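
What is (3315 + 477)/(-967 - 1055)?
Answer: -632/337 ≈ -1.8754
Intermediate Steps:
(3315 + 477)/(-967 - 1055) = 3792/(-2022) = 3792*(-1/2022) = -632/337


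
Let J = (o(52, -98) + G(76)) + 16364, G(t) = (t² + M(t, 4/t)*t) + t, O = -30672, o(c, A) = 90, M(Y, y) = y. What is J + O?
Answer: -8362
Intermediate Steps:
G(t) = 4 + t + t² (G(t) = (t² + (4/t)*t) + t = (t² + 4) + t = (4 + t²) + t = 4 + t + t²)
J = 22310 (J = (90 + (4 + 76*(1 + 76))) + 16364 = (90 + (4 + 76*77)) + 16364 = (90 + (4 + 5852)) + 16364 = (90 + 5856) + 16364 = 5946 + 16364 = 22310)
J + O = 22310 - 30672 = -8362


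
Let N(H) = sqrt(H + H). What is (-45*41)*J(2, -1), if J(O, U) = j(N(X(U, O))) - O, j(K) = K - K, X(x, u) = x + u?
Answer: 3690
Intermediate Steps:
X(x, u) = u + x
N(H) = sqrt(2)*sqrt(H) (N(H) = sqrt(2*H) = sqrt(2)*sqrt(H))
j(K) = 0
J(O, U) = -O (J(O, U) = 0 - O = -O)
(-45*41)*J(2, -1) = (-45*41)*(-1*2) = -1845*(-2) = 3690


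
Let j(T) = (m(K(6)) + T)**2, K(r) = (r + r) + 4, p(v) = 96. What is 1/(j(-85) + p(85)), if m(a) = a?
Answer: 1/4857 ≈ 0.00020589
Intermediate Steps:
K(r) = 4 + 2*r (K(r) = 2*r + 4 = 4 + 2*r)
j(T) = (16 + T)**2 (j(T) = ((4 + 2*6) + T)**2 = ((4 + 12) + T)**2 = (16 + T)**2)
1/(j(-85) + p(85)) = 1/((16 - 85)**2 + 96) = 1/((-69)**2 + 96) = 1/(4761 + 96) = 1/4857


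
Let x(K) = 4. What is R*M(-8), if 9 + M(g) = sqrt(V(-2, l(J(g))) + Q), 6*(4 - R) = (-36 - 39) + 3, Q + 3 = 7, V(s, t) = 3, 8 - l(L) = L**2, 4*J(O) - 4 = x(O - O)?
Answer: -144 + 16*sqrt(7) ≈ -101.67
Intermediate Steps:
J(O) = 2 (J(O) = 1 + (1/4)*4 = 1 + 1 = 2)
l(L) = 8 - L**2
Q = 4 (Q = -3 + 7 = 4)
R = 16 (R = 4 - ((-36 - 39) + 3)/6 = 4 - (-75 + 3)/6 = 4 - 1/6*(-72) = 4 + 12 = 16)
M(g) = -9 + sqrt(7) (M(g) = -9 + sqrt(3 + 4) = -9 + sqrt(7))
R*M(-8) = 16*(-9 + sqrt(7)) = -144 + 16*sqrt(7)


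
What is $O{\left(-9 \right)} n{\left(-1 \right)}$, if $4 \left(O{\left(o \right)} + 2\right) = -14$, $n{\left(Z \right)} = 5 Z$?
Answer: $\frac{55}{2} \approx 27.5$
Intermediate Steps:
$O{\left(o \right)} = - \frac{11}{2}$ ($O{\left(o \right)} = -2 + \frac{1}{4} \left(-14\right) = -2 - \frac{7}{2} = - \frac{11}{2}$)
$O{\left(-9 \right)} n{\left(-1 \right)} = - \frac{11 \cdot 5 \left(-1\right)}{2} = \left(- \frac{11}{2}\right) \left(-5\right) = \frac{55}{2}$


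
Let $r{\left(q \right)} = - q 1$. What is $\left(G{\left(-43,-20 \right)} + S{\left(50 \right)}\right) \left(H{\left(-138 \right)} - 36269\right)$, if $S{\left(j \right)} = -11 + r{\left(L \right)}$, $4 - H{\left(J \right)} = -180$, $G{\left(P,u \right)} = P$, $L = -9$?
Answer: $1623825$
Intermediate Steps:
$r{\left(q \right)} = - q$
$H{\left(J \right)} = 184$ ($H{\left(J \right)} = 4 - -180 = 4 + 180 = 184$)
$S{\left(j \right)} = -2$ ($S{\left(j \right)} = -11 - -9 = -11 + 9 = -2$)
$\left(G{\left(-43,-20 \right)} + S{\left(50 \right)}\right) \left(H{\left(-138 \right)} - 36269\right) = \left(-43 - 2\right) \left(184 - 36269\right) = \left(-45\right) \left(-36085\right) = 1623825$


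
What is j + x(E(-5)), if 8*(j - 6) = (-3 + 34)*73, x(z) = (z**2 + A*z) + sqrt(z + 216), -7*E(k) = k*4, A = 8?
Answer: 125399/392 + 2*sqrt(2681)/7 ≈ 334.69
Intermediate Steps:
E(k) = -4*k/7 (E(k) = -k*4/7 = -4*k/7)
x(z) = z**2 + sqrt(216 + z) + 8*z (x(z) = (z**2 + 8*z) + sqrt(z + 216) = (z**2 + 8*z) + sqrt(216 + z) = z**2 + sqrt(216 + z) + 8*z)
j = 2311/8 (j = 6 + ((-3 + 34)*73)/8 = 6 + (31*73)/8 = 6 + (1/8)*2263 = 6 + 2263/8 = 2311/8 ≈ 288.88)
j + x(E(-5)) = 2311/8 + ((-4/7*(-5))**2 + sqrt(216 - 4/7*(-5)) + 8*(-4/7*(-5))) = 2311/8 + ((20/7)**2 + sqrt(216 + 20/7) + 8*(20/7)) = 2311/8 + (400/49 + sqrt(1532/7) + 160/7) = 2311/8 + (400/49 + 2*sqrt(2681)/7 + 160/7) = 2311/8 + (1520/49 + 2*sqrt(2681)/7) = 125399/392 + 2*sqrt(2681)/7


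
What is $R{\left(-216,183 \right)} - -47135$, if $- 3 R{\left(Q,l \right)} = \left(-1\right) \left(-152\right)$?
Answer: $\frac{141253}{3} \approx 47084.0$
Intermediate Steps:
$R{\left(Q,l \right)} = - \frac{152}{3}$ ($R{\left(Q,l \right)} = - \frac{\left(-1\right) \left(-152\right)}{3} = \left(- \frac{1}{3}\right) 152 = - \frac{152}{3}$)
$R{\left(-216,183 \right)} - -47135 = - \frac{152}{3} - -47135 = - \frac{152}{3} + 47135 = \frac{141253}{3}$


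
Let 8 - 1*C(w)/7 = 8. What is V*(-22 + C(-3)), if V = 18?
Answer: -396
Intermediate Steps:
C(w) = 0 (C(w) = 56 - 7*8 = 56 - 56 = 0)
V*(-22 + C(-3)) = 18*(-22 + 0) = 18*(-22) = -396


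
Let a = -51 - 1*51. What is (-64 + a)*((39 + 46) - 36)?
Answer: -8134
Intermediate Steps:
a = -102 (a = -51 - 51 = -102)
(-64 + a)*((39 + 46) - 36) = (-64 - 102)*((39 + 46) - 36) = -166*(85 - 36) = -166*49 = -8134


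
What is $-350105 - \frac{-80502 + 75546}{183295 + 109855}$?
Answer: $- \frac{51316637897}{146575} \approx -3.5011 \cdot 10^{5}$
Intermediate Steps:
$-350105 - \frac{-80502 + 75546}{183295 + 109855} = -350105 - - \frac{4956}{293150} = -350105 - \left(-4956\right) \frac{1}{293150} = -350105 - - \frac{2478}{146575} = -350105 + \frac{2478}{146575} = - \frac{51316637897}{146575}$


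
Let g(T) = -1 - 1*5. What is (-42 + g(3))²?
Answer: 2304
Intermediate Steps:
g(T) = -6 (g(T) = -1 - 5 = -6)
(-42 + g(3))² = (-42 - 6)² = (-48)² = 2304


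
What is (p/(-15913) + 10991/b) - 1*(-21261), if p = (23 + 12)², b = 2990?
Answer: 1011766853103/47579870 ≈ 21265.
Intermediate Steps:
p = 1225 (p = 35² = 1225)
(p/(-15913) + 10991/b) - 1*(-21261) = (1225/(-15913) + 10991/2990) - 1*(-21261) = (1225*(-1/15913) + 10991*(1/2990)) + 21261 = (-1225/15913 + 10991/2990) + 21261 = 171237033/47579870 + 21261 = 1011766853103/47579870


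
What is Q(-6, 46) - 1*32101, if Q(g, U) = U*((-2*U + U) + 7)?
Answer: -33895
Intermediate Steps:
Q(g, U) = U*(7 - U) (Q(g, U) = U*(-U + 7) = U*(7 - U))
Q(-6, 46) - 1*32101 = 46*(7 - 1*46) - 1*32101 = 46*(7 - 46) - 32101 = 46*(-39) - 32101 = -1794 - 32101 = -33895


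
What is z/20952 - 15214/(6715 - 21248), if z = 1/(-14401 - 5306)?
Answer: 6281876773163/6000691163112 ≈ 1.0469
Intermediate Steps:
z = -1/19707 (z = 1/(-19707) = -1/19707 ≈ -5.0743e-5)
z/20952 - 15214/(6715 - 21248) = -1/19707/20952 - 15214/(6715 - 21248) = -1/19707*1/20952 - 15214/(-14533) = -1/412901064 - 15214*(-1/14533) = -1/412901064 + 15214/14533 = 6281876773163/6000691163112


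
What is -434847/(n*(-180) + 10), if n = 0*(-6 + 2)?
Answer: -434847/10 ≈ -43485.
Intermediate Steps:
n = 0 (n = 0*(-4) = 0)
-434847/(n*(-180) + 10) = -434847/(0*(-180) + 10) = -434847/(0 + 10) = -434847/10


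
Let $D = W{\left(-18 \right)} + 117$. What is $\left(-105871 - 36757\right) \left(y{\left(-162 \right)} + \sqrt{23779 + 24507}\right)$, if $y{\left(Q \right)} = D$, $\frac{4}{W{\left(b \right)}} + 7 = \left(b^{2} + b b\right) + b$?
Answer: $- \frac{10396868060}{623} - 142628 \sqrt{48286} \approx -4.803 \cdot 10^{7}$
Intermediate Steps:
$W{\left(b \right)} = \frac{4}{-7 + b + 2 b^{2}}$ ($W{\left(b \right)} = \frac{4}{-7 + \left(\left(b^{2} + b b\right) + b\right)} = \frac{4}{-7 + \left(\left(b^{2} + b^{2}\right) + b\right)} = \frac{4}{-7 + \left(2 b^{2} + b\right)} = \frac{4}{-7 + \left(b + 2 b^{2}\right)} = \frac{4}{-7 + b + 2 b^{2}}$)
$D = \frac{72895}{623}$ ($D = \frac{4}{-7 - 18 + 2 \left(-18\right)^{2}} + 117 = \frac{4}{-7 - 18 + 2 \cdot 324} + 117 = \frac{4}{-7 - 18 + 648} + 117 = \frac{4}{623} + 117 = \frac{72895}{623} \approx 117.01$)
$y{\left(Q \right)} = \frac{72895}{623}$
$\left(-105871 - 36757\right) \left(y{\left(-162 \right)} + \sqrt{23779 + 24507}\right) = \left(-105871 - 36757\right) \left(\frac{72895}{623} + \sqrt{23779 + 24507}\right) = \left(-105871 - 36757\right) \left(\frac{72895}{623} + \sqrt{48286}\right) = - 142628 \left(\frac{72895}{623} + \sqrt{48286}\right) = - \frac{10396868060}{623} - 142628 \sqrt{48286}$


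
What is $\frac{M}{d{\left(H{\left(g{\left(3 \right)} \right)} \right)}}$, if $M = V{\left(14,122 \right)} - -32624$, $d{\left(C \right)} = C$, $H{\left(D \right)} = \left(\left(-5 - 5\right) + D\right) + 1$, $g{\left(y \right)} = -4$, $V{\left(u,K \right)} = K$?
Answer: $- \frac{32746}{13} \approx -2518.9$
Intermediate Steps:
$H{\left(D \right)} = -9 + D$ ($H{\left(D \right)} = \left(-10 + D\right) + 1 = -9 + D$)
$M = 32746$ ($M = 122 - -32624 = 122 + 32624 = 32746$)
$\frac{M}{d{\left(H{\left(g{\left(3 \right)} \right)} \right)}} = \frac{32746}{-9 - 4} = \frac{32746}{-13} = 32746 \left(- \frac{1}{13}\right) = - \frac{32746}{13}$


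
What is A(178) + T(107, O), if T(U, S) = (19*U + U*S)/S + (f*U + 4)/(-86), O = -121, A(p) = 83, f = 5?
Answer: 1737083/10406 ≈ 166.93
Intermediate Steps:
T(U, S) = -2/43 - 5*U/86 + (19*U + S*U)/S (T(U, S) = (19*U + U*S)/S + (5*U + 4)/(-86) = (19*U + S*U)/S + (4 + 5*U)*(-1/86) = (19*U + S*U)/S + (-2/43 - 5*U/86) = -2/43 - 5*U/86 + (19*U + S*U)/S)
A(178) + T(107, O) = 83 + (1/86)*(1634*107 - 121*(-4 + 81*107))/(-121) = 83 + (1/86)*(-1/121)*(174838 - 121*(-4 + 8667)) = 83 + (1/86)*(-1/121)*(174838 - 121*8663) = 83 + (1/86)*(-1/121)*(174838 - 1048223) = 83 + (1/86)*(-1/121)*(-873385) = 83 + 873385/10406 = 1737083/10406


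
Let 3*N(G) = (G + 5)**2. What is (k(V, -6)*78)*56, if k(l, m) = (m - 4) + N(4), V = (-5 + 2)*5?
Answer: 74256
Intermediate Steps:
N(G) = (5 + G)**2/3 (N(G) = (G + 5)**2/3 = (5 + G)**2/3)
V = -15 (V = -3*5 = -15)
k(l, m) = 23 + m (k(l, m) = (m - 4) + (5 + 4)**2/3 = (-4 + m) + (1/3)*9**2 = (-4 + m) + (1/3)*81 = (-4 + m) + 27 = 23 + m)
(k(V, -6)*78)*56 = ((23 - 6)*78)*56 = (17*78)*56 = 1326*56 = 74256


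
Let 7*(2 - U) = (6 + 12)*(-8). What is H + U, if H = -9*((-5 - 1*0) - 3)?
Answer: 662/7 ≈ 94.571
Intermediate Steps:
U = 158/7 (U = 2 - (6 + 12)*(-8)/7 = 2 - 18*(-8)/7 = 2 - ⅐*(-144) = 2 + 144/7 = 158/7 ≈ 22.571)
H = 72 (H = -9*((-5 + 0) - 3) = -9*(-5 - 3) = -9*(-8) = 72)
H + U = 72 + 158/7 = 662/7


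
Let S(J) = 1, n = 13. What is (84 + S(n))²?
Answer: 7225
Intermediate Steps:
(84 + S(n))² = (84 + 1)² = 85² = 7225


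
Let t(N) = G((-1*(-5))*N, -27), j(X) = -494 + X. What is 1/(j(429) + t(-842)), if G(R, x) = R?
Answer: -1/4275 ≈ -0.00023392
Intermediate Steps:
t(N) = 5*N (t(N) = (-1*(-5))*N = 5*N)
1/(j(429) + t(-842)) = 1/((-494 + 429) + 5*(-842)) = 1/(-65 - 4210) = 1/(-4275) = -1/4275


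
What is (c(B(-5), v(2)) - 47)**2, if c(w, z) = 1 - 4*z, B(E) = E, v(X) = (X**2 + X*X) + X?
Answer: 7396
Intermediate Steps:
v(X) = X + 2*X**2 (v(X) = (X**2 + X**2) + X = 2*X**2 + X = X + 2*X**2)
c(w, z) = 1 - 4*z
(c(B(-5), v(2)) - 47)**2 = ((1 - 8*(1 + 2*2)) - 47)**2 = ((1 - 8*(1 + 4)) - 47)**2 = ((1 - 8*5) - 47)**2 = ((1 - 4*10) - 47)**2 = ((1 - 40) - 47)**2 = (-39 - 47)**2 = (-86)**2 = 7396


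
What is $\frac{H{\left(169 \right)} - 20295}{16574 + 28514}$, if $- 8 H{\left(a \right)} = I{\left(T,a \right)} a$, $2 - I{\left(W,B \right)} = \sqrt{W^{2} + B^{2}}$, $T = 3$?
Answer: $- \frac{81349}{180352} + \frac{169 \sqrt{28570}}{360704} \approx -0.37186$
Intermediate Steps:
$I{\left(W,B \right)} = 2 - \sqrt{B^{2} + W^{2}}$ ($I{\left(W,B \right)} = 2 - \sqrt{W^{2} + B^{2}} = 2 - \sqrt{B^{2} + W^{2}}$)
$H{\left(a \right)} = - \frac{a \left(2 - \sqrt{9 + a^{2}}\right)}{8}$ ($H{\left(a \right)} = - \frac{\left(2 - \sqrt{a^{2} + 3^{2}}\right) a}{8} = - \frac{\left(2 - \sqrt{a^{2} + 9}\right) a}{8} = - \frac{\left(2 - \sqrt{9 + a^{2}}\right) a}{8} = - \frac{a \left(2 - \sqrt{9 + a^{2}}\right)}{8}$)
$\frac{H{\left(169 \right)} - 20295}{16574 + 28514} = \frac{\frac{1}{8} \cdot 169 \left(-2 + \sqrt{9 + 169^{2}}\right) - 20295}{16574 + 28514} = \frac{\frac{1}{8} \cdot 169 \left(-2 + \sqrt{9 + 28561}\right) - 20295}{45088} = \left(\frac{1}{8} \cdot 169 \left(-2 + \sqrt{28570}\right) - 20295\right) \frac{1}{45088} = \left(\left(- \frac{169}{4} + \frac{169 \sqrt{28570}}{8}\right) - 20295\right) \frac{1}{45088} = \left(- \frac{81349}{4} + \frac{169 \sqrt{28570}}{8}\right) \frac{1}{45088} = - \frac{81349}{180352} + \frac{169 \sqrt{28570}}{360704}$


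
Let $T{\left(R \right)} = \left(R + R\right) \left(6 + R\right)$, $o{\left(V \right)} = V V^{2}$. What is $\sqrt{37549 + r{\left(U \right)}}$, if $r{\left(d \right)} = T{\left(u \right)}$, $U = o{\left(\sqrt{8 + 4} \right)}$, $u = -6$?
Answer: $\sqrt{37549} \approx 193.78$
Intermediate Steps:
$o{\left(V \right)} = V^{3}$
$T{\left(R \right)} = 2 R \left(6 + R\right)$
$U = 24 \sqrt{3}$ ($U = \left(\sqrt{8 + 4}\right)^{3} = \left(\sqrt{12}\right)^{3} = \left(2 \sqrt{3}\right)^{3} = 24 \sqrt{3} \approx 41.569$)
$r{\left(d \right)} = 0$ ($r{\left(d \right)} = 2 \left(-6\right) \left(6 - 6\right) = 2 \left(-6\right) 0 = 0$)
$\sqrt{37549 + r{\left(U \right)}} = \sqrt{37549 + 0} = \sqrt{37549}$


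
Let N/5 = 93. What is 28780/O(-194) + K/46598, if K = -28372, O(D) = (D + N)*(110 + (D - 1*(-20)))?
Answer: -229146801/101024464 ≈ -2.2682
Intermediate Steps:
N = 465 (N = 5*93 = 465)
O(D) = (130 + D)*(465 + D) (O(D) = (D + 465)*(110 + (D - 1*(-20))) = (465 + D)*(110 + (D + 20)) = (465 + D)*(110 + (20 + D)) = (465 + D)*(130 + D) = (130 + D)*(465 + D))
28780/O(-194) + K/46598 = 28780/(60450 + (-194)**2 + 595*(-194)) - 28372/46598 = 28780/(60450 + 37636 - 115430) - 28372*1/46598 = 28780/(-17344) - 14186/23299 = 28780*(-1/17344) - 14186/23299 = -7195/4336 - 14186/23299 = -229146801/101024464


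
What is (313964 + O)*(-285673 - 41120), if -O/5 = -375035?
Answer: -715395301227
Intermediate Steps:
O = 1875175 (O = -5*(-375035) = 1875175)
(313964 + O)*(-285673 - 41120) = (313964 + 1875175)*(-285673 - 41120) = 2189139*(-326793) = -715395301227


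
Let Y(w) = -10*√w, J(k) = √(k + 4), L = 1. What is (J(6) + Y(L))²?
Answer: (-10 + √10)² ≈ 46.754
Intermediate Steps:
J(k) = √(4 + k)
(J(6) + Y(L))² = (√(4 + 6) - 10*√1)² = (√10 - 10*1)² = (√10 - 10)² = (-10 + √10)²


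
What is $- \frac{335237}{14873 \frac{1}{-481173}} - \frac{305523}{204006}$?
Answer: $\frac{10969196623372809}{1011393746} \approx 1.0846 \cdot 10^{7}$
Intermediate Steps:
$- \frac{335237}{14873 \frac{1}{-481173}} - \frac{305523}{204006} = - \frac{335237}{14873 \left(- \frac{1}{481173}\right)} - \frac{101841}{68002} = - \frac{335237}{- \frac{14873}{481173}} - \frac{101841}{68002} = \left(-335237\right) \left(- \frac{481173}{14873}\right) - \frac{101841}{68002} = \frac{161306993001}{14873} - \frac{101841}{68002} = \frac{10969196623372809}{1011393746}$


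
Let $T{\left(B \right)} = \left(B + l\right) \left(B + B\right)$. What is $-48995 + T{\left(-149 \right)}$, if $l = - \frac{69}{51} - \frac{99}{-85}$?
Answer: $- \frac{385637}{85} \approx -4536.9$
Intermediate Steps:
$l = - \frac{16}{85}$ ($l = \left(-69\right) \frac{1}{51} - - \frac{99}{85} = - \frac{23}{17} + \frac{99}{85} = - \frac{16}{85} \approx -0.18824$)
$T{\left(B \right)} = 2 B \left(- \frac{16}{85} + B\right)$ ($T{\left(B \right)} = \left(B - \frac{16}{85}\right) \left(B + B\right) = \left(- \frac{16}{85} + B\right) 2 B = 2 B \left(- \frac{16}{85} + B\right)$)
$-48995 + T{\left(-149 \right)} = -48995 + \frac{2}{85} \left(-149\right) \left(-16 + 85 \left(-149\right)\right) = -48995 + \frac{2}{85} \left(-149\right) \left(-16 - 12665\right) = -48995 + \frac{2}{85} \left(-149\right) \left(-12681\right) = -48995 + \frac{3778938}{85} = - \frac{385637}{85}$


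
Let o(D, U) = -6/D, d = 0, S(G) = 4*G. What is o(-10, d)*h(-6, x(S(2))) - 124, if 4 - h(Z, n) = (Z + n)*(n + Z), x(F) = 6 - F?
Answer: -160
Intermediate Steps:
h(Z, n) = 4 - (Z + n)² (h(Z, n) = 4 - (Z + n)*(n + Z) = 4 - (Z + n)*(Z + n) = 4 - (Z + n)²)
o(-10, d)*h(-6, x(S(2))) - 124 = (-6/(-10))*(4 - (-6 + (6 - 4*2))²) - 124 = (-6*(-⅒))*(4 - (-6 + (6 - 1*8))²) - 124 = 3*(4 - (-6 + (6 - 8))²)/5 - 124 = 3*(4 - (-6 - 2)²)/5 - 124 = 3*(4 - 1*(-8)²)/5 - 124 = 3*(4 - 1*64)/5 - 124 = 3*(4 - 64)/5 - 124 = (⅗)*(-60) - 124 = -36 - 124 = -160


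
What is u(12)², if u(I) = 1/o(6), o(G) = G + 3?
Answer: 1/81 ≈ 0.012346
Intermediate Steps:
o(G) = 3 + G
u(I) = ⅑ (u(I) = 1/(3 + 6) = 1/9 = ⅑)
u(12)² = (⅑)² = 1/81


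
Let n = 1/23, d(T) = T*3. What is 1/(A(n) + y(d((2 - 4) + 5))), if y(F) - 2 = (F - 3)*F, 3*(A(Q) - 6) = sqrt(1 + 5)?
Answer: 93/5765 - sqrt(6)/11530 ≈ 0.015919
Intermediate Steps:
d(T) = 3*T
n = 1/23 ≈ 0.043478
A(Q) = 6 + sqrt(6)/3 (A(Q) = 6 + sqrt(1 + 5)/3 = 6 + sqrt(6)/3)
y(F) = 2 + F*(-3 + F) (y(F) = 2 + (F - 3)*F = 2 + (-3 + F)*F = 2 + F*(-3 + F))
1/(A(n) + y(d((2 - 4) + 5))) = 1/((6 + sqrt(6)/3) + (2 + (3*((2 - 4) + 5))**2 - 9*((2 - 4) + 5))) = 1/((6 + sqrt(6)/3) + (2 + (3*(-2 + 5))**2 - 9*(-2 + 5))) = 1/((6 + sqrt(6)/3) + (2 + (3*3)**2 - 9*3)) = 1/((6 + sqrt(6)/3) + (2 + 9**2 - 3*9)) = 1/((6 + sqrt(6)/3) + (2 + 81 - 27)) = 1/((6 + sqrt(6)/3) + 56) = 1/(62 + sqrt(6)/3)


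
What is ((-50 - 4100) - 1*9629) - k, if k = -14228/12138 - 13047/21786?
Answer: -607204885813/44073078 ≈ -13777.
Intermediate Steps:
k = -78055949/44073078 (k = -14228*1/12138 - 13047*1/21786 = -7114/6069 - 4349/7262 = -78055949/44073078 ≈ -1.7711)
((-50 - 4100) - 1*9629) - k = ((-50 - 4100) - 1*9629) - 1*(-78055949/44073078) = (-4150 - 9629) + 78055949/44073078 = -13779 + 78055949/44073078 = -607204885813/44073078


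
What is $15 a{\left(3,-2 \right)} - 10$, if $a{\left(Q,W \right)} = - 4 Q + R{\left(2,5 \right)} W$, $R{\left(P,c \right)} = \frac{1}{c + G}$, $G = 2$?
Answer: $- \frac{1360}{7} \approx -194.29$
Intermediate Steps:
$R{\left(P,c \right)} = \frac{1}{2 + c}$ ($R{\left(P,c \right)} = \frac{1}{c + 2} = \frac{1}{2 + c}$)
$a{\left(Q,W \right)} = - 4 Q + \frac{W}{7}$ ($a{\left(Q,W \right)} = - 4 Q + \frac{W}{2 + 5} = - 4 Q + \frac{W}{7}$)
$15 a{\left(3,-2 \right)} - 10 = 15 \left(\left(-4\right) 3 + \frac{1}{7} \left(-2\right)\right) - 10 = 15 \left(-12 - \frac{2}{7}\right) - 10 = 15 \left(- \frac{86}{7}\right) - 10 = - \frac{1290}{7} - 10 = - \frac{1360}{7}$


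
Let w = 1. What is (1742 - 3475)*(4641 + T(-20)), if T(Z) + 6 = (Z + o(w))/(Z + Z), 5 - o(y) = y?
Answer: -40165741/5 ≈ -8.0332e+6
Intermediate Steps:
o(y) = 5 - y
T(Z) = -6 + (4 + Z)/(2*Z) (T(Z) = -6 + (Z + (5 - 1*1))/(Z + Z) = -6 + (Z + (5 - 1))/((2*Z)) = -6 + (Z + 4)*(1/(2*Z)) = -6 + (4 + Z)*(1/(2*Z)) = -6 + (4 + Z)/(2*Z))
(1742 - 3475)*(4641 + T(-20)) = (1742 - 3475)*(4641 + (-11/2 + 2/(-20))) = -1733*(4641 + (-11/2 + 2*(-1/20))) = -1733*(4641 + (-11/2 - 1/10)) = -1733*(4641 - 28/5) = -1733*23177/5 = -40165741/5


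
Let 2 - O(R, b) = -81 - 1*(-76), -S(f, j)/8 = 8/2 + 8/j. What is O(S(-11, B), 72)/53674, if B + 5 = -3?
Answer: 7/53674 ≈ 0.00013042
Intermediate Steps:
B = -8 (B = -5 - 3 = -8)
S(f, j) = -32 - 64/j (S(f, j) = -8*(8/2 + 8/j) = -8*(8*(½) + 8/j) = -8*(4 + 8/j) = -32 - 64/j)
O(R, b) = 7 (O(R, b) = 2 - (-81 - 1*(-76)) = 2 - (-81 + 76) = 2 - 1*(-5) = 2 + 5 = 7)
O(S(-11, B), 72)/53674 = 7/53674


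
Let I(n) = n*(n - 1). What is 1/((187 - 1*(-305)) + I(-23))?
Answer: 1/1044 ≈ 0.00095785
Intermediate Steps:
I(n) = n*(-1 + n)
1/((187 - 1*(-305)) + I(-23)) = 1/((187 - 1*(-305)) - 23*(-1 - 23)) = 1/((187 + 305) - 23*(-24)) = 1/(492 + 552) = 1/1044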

Problem statement
Precisely reproduce the lines of the entries, beginning at the first and ending at the one containing "Answer: 3690". Add nothing.

Finished task
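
What is (3315 + 477)/(-967 - 1055)?
Answer: -632/337 ≈ -1.8754
Intermediate Steps:
(3315 + 477)/(-967 - 1055) = 3792/(-2022) = 3792*(-1/2022) = -632/337


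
Let J = (o(52, -98) + G(76)) + 16364, G(t) = (t² + M(t, 4/t)*t) + t, O = -30672, o(c, A) = 90, M(Y, y) = y. What is J + O?
Answer: -8362
Intermediate Steps:
G(t) = 4 + t + t² (G(t) = (t² + (4/t)*t) + t = (t² + 4) + t = (4 + t²) + t = 4 + t + t²)
J = 22310 (J = (90 + (4 + 76*(1 + 76))) + 16364 = (90 + (4 + 76*77)) + 16364 = (90 + (4 + 5852)) + 16364 = (90 + 5856) + 16364 = 5946 + 16364 = 22310)
J + O = 22310 - 30672 = -8362


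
Let N(H) = sqrt(H + H). What is (-45*41)*J(2, -1), if J(O, U) = j(N(X(U, O))) - O, j(K) = K - K, X(x, u) = x + u?
Answer: 3690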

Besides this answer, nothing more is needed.